- **Dataset entries**
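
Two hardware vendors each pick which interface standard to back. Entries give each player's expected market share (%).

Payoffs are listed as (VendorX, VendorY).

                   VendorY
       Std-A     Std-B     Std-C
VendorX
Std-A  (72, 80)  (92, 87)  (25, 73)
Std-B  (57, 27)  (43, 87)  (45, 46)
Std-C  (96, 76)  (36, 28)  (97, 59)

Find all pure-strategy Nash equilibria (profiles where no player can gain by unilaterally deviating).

VendorX against Std-A: payoffs 72, 57, 96 → best response Std-C.
VendorX against Std-B: payoffs 92, 43, 36 → best response Std-A.
VendorX against Std-C: payoffs 25, 45, 97 → best response Std-C.
VendorY against Std-A: payoffs 80, 87, 73 → best response Std-B.
VendorY against Std-B: payoffs 27, 87, 46 → best response Std-B.
VendorY against Std-C: payoffs 76, 28, 59 → best response Std-A.
Mutual best responses: (Std-A, Std-B); (Std-C, Std-A).

Pure-strategy Nash equilibria: (Std-A, Std-B); (Std-C, Std-A)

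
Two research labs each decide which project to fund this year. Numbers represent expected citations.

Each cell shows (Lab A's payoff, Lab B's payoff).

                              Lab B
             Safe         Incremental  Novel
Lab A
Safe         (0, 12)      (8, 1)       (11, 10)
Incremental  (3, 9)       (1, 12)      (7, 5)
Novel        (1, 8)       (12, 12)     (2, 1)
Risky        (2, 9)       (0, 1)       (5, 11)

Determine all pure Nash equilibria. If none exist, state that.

Pure NE: (Novel, Incremental)

(Safe, Safe): Lab A can switch to Incremental (0 → 3). Not NE.
(Safe, Incremental): Lab A can switch to Novel (8 → 12). Not NE.
(Safe, Novel): Lab B can switch to Safe (10 → 12). Not NE.
(Incremental, Safe): Lab B can switch to Incremental (9 → 12). Not NE.
(Incremental, Incremental): Lab A can switch to Safe (1 → 8). Not NE.
(Incremental, Novel): Lab A can switch to Safe (7 → 11). Not NE.
(Novel, Safe): Lab A can switch to Incremental (1 → 3). Not NE.
(Novel, Incremental): Lab A gets 12, best alternative 8; Lab B gets 12, best alternative 8. No profitable deviation — NE.
(Novel, Novel): Lab A can switch to Safe (2 → 11). Not NE.
(Risky, Safe): Lab A can switch to Incremental (2 → 3). Not NE.
(Risky, Incremental): Lab A can switch to Safe (0 → 8). Not NE.
(The remaining 1 profile has a profitable deviation by the same check.)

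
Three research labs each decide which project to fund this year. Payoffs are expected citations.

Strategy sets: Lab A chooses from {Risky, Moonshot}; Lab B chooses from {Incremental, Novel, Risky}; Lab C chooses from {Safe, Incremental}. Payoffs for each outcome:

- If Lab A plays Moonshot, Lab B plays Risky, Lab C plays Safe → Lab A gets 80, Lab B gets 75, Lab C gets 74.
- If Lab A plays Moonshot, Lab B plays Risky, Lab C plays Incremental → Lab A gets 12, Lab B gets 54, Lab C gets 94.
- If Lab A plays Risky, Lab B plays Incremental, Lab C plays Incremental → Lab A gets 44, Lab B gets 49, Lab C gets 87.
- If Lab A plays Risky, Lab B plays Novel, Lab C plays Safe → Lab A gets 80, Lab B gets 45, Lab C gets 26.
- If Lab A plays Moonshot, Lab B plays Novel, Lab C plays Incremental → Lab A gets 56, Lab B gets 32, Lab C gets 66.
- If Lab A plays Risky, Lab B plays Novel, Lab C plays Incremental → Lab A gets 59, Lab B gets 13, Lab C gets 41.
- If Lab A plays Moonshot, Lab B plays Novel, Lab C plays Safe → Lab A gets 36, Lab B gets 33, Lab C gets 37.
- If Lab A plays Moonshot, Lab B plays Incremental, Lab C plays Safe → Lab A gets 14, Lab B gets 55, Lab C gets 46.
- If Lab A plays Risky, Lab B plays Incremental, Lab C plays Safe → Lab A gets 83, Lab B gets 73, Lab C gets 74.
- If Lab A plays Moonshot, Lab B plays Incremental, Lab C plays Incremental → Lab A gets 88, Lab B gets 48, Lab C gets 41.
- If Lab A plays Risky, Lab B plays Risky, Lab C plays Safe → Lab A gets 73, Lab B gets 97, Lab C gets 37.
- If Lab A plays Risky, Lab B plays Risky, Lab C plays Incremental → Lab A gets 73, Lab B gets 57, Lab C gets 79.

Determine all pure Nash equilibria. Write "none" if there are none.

Lab A against (Incremental, Safe): payoffs 83, 14 → best response Risky.
Lab A against (Incremental, Incremental): payoffs 44, 88 → best response Moonshot.
Lab A against (Novel, Safe): payoffs 80, 36 → best response Risky.
Lab A against (Novel, Incremental): payoffs 59, 56 → best response Risky.
Lab A against (Risky, Safe): payoffs 73, 80 → best response Moonshot.
Lab A against (Risky, Incremental): payoffs 73, 12 → best response Risky.
Lab B against (Risky, Safe): payoffs 73, 45, 97 → best response Risky.
Lab B against (Risky, Incremental): payoffs 49, 13, 57 → best response Risky.
Lab B against (Moonshot, Safe): payoffs 55, 33, 75 → best response Risky.
Lab B against (Moonshot, Incremental): payoffs 48, 32, 54 → best response Risky.
Lab C against (Risky, Incremental): payoffs 74, 87 → best response Incremental.
Lab C against (Risky, Novel): payoffs 26, 41 → best response Incremental.
Lab C against (Risky, Risky): payoffs 37, 79 → best response Incremental.
Lab C against (Moonshot, Incremental): payoffs 46, 41 → best response Safe.
Lab C against (Moonshot, Novel): payoffs 37, 66 → best response Incremental.
Lab C against (Moonshot, Risky): payoffs 74, 94 → best response Incremental.
Mutual best responses: (Risky, Risky, Incremental).

The unique pure-strategy Nash equilibrium is (Risky, Risky, Incremental).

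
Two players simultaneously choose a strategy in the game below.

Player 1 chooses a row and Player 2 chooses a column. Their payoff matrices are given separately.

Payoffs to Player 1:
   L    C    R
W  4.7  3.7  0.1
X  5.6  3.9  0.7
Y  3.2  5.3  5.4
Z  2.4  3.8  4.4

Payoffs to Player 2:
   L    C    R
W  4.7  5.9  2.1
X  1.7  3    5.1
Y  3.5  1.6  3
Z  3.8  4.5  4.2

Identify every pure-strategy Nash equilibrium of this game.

This game has no pure Nash equilibrium.

Player 1 against L: payoffs 4.7, 5.6, 3.2, 2.4 → best response X.
Player 1 against C: payoffs 3.7, 3.9, 5.3, 3.8 → best response Y.
Player 1 against R: payoffs 0.1, 0.7, 5.4, 4.4 → best response Y.
Player 2 against W: payoffs 4.7, 5.9, 2.1 → best response C.
Player 2 against X: payoffs 1.7, 3, 5.1 → best response R.
Player 2 against Y: payoffs 3.5, 1.6, 3 → best response L.
Player 2 against Z: payoffs 3.8, 4.5, 4.2 → best response C.
No profile is a mutual best response for all players.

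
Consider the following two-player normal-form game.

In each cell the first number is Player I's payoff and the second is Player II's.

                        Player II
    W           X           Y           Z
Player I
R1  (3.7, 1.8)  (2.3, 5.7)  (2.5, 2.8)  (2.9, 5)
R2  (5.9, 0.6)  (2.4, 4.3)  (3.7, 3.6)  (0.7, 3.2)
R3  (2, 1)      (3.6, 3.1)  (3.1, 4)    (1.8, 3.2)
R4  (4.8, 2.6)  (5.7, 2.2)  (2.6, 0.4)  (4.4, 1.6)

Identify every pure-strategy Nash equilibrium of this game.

none

Player I against W: payoffs 3.7, 5.9, 2, 4.8 → best response R2.
Player I against X: payoffs 2.3, 2.4, 3.6, 5.7 → best response R4.
Player I against Y: payoffs 2.5, 3.7, 3.1, 2.6 → best response R2.
Player I against Z: payoffs 2.9, 0.7, 1.8, 4.4 → best response R4.
Player II against R1: payoffs 1.8, 5.7, 2.8, 5 → best response X.
Player II against R2: payoffs 0.6, 4.3, 3.6, 3.2 → best response X.
Player II against R3: payoffs 1, 3.1, 4, 3.2 → best response Y.
Player II against R4: payoffs 2.6, 2.2, 0.4, 1.6 → best response W.
No profile is a mutual best response for all players.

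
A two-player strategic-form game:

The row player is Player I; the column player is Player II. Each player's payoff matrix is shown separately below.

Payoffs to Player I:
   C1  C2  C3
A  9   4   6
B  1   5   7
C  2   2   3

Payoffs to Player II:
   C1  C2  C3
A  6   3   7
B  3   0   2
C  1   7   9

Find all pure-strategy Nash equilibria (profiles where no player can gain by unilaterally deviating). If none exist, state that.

none

(A, C1): Player II can switch to C3 (6 → 7). Not NE.
(A, C2): Player I can switch to B (4 → 5). Not NE.
(A, C3): Player I can switch to B (6 → 7). Not NE.
(B, C1): Player I can switch to A (1 → 9). Not NE.
(B, C2): Player II can switch to C1 (0 → 3). Not NE.
(B, C3): Player II can switch to C1 (2 → 3). Not NE.
(C, C1): Player I can switch to A (2 → 9). Not NE.
(C, C2): Player I can switch to A (2 → 4). Not NE.
(The remaining 1 profile has a profitable deviation by the same check.)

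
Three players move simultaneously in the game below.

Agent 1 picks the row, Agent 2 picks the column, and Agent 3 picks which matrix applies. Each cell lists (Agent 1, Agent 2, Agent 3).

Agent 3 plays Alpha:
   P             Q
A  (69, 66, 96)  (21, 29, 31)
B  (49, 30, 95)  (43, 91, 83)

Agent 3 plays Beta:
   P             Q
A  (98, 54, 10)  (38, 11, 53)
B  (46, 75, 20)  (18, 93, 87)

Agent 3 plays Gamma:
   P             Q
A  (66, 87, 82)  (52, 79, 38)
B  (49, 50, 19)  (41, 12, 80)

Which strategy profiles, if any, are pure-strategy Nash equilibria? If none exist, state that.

Agent 1 against (P, Alpha): payoffs 69, 49 → best response A.
Agent 1 against (P, Beta): payoffs 98, 46 → best response A.
Agent 1 against (P, Gamma): payoffs 66, 49 → best response A.
Agent 1 against (Q, Alpha): payoffs 21, 43 → best response B.
Agent 1 against (Q, Beta): payoffs 38, 18 → best response A.
Agent 1 against (Q, Gamma): payoffs 52, 41 → best response A.
Agent 2 against (A, Alpha): payoffs 66, 29 → best response P.
Agent 2 against (A, Beta): payoffs 54, 11 → best response P.
Agent 2 against (A, Gamma): payoffs 87, 79 → best response P.
Agent 2 against (B, Alpha): payoffs 30, 91 → best response Q.
Agent 2 against (B, Beta): payoffs 75, 93 → best response Q.
Agent 2 against (B, Gamma): payoffs 50, 12 → best response P.
Agent 3 against (A, P): payoffs 96, 10, 82 → best response Alpha.
Agent 3 against (A, Q): payoffs 31, 53, 38 → best response Beta.
Agent 3 against (B, P): payoffs 95, 20, 19 → best response Alpha.
Agent 3 against (B, Q): payoffs 83, 87, 80 → best response Beta.
Mutual best responses: (A, P, Alpha).

The unique pure-strategy Nash equilibrium is (A, P, Alpha).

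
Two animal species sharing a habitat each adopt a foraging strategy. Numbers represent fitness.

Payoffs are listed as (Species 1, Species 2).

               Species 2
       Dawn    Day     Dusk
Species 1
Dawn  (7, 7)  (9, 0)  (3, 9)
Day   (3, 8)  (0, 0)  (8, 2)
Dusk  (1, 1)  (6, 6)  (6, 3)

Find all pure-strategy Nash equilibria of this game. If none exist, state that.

This game has no pure Nash equilibrium.

For each player, find the best response to each opponent profile; mutual best responses are the pure NE.
Species 1 against Dawn: payoffs 7, 3, 1 → best response Dawn.
Species 1 against Day: payoffs 9, 0, 6 → best response Dawn.
Species 1 against Dusk: payoffs 3, 8, 6 → best response Day.
Species 2 against Dawn: payoffs 7, 0, 9 → best response Dusk.
Species 2 against Day: payoffs 8, 0, 2 → best response Dawn.
Species 2 against Dusk: payoffs 1, 6, 3 → best response Day.
No profile is a mutual best response for all players.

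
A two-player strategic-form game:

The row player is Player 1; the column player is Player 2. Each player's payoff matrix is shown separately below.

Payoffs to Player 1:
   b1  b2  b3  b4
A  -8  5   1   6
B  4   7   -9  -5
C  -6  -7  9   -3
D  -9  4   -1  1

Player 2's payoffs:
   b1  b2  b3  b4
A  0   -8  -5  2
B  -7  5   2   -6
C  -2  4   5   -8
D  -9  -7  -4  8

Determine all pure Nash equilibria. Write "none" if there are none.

Pure-strategy Nash equilibria: (A, b4) and (B, b2) and (C, b3)

For each player, find the best response to each opponent profile; mutual best responses are the pure NE.
Player 1 against b1: payoffs -8, 4, -6, -9 → best response B.
Player 1 against b2: payoffs 5, 7, -7, 4 → best response B.
Player 1 against b3: payoffs 1, -9, 9, -1 → best response C.
Player 1 against b4: payoffs 6, -5, -3, 1 → best response A.
Player 2 against A: payoffs 0, -8, -5, 2 → best response b4.
Player 2 against B: payoffs -7, 5, 2, -6 → best response b2.
Player 2 against C: payoffs -2, 4, 5, -8 → best response b3.
Player 2 against D: payoffs -9, -7, -4, 8 → best response b4.
Mutual best responses: (A, b4); (B, b2); (C, b3).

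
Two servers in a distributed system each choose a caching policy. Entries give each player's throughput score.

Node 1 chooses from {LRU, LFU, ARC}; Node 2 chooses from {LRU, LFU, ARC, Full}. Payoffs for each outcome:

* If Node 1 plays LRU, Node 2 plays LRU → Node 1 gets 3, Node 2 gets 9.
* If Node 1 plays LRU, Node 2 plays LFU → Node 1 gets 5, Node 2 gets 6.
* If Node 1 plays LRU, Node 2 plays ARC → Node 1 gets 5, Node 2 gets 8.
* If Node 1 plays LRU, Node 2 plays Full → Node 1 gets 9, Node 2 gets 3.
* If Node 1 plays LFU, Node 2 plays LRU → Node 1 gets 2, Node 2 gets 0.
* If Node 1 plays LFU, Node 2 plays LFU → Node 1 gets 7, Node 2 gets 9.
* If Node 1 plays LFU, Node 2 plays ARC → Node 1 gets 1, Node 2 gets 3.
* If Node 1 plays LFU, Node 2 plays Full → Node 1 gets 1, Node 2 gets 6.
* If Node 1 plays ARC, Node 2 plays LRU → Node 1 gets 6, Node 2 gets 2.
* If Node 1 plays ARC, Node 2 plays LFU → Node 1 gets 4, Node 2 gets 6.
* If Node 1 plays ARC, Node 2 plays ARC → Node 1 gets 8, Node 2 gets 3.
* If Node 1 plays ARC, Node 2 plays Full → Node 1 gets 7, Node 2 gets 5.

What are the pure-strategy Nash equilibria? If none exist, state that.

(LRU, LRU): Node 1 can switch to ARC (3 → 6). Not NE.
(LRU, LFU): Node 1 can switch to LFU (5 → 7). Not NE.
(LRU, ARC): Node 1 can switch to ARC (5 → 8). Not NE.
(LRU, Full): Node 2 can switch to LRU (3 → 9). Not NE.
(LFU, LRU): Node 1 can switch to LRU (2 → 3). Not NE.
(LFU, LFU): Node 1 gets 7, best alternative 5; Node 2 gets 9, best alternative 6. No profitable deviation — NE.
(LFU, ARC): Node 1 can switch to LRU (1 → 5). Not NE.
(LFU, Full): Node 1 can switch to LRU (1 → 9). Not NE.
(ARC, LRU): Node 2 can switch to LFU (2 → 6). Not NE.
(The remaining 3 profiles each have a profitable deviation by the same check.)

Pure NE: (LFU, LFU)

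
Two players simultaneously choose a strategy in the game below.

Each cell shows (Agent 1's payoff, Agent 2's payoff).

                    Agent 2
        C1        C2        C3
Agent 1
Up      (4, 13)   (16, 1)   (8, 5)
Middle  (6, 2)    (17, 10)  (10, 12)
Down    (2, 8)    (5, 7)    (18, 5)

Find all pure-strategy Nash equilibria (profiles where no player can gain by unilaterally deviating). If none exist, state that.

There is no pure-strategy Nash equilibrium.

Agent 1 against C1: payoffs 4, 6, 2 → best response Middle.
Agent 1 against C2: payoffs 16, 17, 5 → best response Middle.
Agent 1 against C3: payoffs 8, 10, 18 → best response Down.
Agent 2 against Up: payoffs 13, 1, 5 → best response C1.
Agent 2 against Middle: payoffs 2, 10, 12 → best response C3.
Agent 2 against Down: payoffs 8, 7, 5 → best response C1.
No profile is a mutual best response for all players.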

- **To do**
Where a line of the records has the string "represent", copy that line.

- **Output for this exercise**
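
Two research labs each decide which project to fund this year. Numbers represent expected citations.
Two animal species sharing a habitat each adopt a foraging strategy. Numbers represent fitness.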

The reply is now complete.